**WORK REQUIRED:**
Some of the lines below need repeating. Reproduce exactly those between the lines holding "Here are 19" and "86.8, 105.4, 10.9", inclusive.

# # #

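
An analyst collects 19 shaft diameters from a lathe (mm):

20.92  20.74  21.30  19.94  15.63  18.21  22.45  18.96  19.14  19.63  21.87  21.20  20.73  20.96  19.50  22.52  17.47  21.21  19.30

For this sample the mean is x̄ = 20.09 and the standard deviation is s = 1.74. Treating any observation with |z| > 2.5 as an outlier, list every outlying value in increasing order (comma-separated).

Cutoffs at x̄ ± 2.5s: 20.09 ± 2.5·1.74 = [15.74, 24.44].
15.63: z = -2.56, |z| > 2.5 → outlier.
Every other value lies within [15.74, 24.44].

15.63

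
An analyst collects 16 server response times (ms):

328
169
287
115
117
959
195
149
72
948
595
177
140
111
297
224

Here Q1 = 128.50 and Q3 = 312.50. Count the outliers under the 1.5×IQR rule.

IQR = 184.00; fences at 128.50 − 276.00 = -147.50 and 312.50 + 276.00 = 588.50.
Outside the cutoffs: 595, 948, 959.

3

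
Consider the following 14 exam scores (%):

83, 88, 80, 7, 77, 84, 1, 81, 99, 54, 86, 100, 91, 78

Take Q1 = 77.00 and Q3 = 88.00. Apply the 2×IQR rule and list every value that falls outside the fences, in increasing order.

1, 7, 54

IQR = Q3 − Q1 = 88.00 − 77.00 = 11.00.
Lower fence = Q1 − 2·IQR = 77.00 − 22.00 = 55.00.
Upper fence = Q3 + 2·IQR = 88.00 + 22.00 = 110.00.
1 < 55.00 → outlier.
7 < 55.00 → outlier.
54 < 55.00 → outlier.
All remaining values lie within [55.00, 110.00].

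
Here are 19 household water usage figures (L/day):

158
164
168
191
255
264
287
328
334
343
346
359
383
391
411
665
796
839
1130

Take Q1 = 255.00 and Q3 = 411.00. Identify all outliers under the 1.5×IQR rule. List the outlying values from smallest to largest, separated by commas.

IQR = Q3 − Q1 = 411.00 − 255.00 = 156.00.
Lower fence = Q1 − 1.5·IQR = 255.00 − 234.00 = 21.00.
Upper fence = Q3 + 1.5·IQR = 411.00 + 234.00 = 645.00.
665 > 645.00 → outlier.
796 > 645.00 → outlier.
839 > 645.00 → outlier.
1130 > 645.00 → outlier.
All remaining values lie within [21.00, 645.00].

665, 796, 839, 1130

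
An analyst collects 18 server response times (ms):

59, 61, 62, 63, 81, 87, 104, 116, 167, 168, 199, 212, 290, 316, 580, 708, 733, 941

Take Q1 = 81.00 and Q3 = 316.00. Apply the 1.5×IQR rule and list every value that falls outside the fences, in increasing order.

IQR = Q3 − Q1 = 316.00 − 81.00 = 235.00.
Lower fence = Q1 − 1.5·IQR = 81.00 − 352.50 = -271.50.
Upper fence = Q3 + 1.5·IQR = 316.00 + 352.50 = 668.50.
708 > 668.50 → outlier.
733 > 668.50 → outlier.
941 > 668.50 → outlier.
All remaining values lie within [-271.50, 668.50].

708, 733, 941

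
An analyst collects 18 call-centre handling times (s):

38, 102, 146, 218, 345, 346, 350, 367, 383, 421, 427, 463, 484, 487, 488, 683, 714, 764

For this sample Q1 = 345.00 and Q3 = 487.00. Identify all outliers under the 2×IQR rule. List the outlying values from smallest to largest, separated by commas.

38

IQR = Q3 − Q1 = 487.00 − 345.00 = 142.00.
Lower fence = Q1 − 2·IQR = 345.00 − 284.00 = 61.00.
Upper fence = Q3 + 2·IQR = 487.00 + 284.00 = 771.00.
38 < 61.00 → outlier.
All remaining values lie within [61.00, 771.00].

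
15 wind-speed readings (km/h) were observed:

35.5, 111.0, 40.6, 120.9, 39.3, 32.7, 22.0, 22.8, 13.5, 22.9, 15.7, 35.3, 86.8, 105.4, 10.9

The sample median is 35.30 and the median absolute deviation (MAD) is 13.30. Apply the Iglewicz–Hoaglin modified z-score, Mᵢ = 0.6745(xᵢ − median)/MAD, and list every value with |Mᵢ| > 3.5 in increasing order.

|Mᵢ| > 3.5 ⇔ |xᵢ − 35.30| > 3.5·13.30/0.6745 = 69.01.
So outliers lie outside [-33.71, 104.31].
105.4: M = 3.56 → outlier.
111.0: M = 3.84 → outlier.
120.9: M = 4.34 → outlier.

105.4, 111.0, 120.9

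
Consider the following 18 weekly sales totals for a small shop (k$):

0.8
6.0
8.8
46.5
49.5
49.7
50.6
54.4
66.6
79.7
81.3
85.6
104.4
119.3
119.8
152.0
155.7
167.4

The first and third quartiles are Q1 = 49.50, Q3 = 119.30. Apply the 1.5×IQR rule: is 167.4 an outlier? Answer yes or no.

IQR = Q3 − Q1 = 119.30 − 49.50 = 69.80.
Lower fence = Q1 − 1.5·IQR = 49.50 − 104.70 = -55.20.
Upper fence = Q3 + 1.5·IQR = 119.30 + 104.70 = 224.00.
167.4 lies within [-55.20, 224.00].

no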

# # #

**ANSWER AREA:**
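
Here are 19 household water usage figures (L/day):

158
164
168
191
255
264
287
328
334
343
346
359
383
391
411
665
796
839
1130

Take Q1 = 255.00 and Q3 = 411.00. Identify all outliers under the 1.5×IQR rule. List the outlying values from smallest to largest, separated by commas.

IQR = Q3 − Q1 = 411.00 − 255.00 = 156.00.
Lower fence = Q1 − 1.5·IQR = 255.00 − 234.00 = 21.00.
Upper fence = Q3 + 1.5·IQR = 411.00 + 234.00 = 645.00.
665 > 645.00 → outlier.
796 > 645.00 → outlier.
839 > 645.00 → outlier.
1130 > 645.00 → outlier.
All remaining values lie within [21.00, 645.00].

665, 796, 839, 1130

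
An analyst collects 18 server response times (ms):

59, 61, 62, 63, 81, 87, 104, 116, 167, 168, 199, 212, 290, 316, 580, 708, 733, 941

Take Q1 = 81.00 and Q3 = 316.00. Apply the 1.5×IQR rule and list every value that falls outside the fences, in increasing order.

IQR = Q3 − Q1 = 316.00 − 81.00 = 235.00.
Lower fence = Q1 − 1.5·IQR = 81.00 − 352.50 = -271.50.
Upper fence = Q3 + 1.5·IQR = 316.00 + 352.50 = 668.50.
708 > 668.50 → outlier.
733 > 668.50 → outlier.
941 > 668.50 → outlier.
All remaining values lie within [-271.50, 668.50].

708, 733, 941

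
An analyst collects 18 call-centre handling times (s):

38, 102, 146, 218, 345, 346, 350, 367, 383, 421, 427, 463, 484, 487, 488, 683, 714, 764

For this sample Q1 = 345.00 and Q3 = 487.00. Identify all outliers under the 2×IQR rule. List the outlying values from smallest to largest, separated by commas.

38

IQR = Q3 − Q1 = 487.00 − 345.00 = 142.00.
Lower fence = Q1 − 2·IQR = 345.00 − 284.00 = 61.00.
Upper fence = Q3 + 2·IQR = 487.00 + 284.00 = 771.00.
38 < 61.00 → outlier.
All remaining values lie within [61.00, 771.00].

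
15 wind-speed readings (km/h) were observed:

35.5, 111.0, 40.6, 120.9, 39.3, 32.7, 22.0, 22.8, 13.5, 22.9, 15.7, 35.3, 86.8, 105.4, 10.9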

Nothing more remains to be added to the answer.